# EXERCISE GOAL
In the listing that follows, how many lines include the word "price"? Only the number is wanted.

# GIVEN DATA
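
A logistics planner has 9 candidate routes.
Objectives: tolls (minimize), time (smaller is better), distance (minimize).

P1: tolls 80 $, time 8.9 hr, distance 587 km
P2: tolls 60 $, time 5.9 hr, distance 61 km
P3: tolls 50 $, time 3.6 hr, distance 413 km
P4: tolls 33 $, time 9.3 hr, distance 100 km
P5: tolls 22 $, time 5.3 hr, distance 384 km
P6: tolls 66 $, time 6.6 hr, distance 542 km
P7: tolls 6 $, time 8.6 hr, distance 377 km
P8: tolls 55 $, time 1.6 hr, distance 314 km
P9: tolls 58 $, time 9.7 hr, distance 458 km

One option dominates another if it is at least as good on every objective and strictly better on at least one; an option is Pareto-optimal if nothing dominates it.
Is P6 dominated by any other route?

P2 vs P6: tolls 60≤66, time 5.9≤6.6, distance 61≤542 — P2 is at least as good on every objective and strictly better on at least one, so P2 dominates P6.

Yes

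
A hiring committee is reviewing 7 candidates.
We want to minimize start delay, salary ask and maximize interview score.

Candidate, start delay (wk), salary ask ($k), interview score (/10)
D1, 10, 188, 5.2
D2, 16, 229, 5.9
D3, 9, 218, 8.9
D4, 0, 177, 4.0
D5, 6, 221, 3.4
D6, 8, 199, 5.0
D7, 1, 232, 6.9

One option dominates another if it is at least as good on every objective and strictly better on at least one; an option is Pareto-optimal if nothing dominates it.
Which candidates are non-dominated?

D1, D3, D4, D6, D7

D1: not dominated.
D2: dominated by D3 (start delay 9≤16, salary ask 218≤229, interview score 8.9≥5.9).
D3: not dominated (best interview score).
D4: not dominated (best start delay).
D5: dominated by D4 (start delay 0≤6, salary ask 177≤221, interview score 4.0≥3.4).
D6: not dominated.
D7: not dominated.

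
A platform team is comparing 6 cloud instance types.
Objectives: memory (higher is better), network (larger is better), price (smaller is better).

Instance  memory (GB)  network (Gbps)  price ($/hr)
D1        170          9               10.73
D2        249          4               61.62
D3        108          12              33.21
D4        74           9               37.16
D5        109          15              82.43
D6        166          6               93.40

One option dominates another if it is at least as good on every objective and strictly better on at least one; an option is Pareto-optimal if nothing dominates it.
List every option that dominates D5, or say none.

D1: worse on network (9 vs 15).
D2: worse on network (4 vs 15).
D3: worse on memory (108 vs 109).
D4: worse on memory (74 vs 109).
D6: worse on network (6 vs 15).
No option dominates D5.

none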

# SOLUTION TO THE EXERCISE
2